Problem to solve → All that should come back is the lines of the data below from the one containing "Gather c: -20*a*c" to the one containing "gcd(r^3 - 8*I*r^2", inclusive, exactly as they stand.

Data records →
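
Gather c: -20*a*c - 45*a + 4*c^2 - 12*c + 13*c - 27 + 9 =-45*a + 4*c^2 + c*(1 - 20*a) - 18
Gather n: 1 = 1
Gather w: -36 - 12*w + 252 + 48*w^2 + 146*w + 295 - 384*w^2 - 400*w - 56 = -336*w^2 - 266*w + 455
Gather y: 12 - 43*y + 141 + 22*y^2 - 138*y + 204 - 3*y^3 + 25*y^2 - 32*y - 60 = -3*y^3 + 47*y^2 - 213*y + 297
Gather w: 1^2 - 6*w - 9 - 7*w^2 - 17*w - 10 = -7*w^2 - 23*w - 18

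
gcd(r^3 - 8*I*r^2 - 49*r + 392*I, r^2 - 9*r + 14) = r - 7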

...

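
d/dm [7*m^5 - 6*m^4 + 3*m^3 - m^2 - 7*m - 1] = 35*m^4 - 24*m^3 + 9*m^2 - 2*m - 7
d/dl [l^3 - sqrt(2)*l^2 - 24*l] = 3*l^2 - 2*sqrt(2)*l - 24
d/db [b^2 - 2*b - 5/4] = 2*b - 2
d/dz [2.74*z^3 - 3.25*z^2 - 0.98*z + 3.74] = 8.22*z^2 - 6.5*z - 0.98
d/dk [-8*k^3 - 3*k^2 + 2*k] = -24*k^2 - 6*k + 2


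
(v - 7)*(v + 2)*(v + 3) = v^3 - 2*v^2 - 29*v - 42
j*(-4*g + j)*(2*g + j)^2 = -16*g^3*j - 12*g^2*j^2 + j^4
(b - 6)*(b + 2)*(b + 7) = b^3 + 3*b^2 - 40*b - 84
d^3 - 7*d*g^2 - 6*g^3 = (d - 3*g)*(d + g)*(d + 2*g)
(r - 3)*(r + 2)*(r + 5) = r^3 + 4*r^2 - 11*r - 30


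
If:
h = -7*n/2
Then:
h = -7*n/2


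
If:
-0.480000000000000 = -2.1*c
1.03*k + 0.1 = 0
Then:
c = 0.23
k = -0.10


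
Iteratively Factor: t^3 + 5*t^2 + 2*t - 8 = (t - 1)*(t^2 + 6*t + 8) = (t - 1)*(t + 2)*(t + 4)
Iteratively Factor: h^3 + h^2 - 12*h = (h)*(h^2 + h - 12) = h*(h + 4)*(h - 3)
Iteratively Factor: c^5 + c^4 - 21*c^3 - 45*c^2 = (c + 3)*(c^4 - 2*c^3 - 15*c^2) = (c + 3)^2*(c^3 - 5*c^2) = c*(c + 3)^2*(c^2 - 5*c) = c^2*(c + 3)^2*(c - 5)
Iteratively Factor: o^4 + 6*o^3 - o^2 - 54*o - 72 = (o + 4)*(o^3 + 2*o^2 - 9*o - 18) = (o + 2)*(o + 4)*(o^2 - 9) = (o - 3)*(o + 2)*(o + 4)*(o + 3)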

Answer →
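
Gather c: -20*a*c - 45*a + 4*c^2 - 12*c + 13*c - 27 + 9 =-45*a + 4*c^2 + c*(1 - 20*a) - 18
Gather n: 1 = 1
Gather w: -36 - 12*w + 252 + 48*w^2 + 146*w + 295 - 384*w^2 - 400*w - 56 = -336*w^2 - 266*w + 455
Gather y: 12 - 43*y + 141 + 22*y^2 - 138*y + 204 - 3*y^3 + 25*y^2 - 32*y - 60 = -3*y^3 + 47*y^2 - 213*y + 297
Gather w: 1^2 - 6*w - 9 - 7*w^2 - 17*w - 10 = -7*w^2 - 23*w - 18

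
gcd(r^3 - 8*I*r^2 - 49*r + 392*I, r^2 - 9*r + 14) = r - 7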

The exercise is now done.